> _WORK ORDER_
No record may be left out; print them all verbatim.

*** DATA RECORDS Section Begins ***

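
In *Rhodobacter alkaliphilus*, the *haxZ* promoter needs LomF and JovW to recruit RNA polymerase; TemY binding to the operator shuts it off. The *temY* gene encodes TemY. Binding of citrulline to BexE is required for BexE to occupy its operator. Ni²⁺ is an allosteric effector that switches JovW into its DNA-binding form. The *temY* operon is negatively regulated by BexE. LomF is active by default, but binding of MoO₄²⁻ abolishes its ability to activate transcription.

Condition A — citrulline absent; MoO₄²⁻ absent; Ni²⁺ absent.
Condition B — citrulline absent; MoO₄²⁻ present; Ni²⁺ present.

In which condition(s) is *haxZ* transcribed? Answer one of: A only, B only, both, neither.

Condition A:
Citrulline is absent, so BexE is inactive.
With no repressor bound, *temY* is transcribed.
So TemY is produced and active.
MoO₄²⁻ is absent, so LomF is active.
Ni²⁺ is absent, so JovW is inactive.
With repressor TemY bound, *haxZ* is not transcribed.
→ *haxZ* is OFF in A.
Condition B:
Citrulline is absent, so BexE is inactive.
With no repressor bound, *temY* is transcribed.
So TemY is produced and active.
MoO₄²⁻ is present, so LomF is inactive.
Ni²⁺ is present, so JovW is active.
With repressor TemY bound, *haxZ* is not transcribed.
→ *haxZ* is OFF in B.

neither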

*** DATA RECORDS Section Ends ***

> _EXERCISE ANSWER_
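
In *Rhodobacter alkaliphilus*, the *haxZ* promoter needs LomF and JovW to recruit RNA polymerase; TemY binding to the operator shuts it off. The *temY* gene encodes TemY. Binding of citrulline to BexE is required for BexE to occupy its operator. Ni²⁺ is an allosteric effector that switches JovW into its DNA-binding form. The *temY* operon is negatively regulated by BexE. LomF is active by default, but binding of MoO₄²⁻ abolishes its ability to activate transcription.

Condition A — citrulline absent; MoO₄²⁻ absent; Ni²⁺ absent.
Condition B — citrulline absent; MoO₄²⁻ present; Ni²⁺ present.

In which condition(s) is *haxZ* transcribed? Answer one of: A only, B only, both, neither.

Condition A:
Citrulline is absent, so BexE is inactive.
With no repressor bound, *temY* is transcribed.
So TemY is produced and active.
MoO₄²⁻ is absent, so LomF is active.
Ni²⁺ is absent, so JovW is inactive.
With repressor TemY bound, *haxZ* is not transcribed.
→ *haxZ* is OFF in A.
Condition B:
Citrulline is absent, so BexE is inactive.
With no repressor bound, *temY* is transcribed.
So TemY is produced and active.
MoO₄²⁻ is present, so LomF is inactive.
Ni²⁺ is present, so JovW is active.
With repressor TemY bound, *haxZ* is not transcribed.
→ *haxZ* is OFF in B.

neither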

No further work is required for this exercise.